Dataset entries
=== Begin Enclosure ===

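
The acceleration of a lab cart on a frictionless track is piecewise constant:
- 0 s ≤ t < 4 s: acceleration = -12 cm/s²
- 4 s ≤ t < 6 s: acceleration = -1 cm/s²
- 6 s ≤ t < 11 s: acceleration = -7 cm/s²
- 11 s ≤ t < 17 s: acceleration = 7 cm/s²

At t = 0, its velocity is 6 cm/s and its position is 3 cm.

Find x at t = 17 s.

On each constant-a segment, Δv = aΔt and Δx = v₀Δt + ½aΔt²; chain segment to segment.
0–4 s: v starts 6 cm/s; Δx = 6·4 + ½·-12·4² = -72 cm; v ends -42 cm/s.
4–6 s: v starts -42 cm/s; Δx = -42·2 + ½·-1·2² = -86 cm; v ends -44 cm/s.
6–11 s: v starts -44 cm/s; Δx = -44·5 + ½·-7·5² = -307.5 cm; v ends -79 cm/s.
11–17 s: v starts -79 cm/s; Δx = -79·6 + ½·7·6² = -348 cm; v ends -37 cm/s.
x(17) = 3 + Σ Δx = -810.5 cm.

-810.5 cm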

=== End Enclosure ===

ASSIGNED TASK: The required output is the number of lines in the records that contain the word "acceleration", with nothing added.

EXPECTED OUTPUT: 5